• **About this task**
From the records below, set down exactly the lines starting with the line that contains "west boundary PE[k][0]" and going on through the line that contains "west boundary PE[i][0]". Nothing else is wanted.

Saved entries:
· · · · ·
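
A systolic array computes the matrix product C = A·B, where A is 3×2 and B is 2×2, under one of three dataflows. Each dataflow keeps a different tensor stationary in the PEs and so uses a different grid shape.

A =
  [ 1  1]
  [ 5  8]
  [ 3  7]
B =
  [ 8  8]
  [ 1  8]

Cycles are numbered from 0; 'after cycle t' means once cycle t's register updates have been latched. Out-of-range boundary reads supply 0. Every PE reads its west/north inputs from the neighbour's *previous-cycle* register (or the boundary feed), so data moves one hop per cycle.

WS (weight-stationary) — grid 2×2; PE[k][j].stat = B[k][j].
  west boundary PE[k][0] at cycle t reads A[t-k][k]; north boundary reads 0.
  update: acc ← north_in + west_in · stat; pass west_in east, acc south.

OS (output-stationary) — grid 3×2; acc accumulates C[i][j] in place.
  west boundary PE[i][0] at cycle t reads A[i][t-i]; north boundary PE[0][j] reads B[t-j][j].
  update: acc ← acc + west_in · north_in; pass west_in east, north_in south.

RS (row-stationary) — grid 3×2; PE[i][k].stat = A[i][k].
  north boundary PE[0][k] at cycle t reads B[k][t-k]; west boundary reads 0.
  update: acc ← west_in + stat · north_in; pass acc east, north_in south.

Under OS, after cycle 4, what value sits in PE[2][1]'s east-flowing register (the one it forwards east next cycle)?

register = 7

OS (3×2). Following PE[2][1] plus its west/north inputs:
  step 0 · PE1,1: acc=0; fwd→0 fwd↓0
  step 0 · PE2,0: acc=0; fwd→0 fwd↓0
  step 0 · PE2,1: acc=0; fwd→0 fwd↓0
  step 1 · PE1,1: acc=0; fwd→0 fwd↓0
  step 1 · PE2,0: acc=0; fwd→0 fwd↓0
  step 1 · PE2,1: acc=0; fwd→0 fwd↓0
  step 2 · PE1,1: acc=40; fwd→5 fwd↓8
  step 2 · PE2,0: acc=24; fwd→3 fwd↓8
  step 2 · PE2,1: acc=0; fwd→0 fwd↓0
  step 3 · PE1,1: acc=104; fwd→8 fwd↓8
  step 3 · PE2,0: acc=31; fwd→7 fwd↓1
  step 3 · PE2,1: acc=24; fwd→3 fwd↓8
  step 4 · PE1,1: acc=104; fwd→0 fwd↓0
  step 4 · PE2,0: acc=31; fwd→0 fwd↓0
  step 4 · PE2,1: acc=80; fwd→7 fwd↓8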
· · · · ·
• **Written response**
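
  west boundary PE[k][0] at cycle t reads A[t-k][k]; north boundary reads 0.
  update: acc ← north_in + west_in · stat; pass west_in east, acc south.

OS (output-stationary) — grid 3×2; acc accumulates C[i][j] in place.
  west boundary PE[i][0] at cycle t reads A[i][t-i]; north boundary PE[0][j] reads B[t-j][j].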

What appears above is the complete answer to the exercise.